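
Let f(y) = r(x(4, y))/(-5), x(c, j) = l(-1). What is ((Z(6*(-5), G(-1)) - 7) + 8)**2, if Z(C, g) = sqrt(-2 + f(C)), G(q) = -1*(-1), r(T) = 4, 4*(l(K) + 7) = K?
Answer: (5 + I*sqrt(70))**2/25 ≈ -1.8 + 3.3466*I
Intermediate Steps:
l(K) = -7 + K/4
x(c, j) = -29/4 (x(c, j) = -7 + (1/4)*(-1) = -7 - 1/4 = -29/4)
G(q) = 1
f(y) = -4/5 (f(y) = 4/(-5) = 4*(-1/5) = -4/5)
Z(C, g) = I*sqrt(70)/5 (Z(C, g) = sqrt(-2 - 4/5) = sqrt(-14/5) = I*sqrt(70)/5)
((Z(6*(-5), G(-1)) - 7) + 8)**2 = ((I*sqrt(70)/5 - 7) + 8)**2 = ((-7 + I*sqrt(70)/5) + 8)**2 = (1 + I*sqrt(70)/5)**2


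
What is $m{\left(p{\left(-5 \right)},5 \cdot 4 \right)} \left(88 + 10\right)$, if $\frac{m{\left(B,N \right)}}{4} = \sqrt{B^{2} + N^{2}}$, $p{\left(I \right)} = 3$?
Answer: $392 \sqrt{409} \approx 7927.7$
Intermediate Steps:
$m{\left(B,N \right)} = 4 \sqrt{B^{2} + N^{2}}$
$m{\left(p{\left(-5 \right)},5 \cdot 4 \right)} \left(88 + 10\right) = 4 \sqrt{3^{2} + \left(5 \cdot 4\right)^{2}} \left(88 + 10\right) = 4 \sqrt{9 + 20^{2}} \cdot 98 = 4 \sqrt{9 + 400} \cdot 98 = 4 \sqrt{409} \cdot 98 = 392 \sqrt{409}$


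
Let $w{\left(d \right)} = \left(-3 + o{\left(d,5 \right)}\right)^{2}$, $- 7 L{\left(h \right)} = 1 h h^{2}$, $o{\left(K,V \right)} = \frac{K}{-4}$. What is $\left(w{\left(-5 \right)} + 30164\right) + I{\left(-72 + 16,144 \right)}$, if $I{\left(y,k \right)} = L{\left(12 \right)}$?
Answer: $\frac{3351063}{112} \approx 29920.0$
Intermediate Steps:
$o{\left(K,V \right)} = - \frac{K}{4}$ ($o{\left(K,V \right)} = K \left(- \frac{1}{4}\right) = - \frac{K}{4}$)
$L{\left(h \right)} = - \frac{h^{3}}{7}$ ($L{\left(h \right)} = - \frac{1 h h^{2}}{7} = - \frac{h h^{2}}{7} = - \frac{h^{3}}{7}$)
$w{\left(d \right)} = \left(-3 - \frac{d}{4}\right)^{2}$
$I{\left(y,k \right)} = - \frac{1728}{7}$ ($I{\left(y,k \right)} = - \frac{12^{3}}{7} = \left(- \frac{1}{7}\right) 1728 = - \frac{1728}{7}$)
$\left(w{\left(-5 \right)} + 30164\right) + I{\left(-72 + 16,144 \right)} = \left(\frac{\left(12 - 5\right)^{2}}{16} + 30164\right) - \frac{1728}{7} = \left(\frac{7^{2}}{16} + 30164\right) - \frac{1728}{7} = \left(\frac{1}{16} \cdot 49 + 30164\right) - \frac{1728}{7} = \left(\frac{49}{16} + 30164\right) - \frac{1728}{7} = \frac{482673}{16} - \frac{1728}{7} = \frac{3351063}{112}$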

■ ■ ■ ■

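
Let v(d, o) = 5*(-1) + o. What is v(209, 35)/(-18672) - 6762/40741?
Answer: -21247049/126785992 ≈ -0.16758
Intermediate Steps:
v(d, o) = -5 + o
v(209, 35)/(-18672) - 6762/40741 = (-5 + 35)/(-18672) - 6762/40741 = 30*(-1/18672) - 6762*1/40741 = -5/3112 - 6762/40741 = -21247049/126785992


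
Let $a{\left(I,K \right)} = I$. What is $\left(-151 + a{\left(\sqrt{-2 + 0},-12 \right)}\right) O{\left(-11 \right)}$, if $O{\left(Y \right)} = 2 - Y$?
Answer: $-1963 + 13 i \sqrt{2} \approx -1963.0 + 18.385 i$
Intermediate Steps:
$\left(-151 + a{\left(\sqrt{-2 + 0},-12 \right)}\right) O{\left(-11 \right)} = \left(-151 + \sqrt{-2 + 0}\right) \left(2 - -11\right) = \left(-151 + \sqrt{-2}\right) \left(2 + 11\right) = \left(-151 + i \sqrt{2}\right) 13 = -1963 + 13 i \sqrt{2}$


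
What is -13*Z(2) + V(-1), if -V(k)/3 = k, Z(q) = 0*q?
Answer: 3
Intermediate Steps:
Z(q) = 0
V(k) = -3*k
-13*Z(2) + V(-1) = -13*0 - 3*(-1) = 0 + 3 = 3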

■ ■ ■ ■

Problem
Copy all lines of the preceding data that hold the word "What".

Reply
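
Let f(y) = r(x(4, y))/(-5), x(c, j) = l(-1). What is ((Z(6*(-5), G(-1)) - 7) + 8)**2, if Z(C, g) = sqrt(-2 + f(C)), G(q) = -1*(-1), r(T) = 4, 4*(l(K) + 7) = K?
What is $m{\left(p{\left(-5 \right)},5 \cdot 4 \right)} \left(88 + 10\right)$, if $\frac{m{\left(B,N \right)}}{4} = \sqrt{B^{2} + N^{2}}$, $p{\left(I \right)} = 3$?
Let $w{\left(d \right)} = \left(-3 + o{\left(d,5 \right)}\right)^{2}$, $- 7 L{\left(h \right)} = 1 h h^{2}$, $o{\left(K,V \right)} = \frac{K}{-4}$. What is $\left(w{\left(-5 \right)} + 30164\right) + I{\left(-72 + 16,144 \right)}$, if $I{\left(y,k \right)} = L{\left(12 \right)}$?
Let v(d, o) = 5*(-1) + o. What is v(209, 35)/(-18672) - 6762/40741?
Let $a{\left(I,K \right)} = I$. What is $\left(-151 + a{\left(\sqrt{-2 + 0},-12 \right)}\right) O{\left(-11 \right)}$, if $O{\left(Y \right)} = 2 - Y$?
What is -13*Z(2) + V(-1), if -V(k)/3 = k, Z(q) = 0*q?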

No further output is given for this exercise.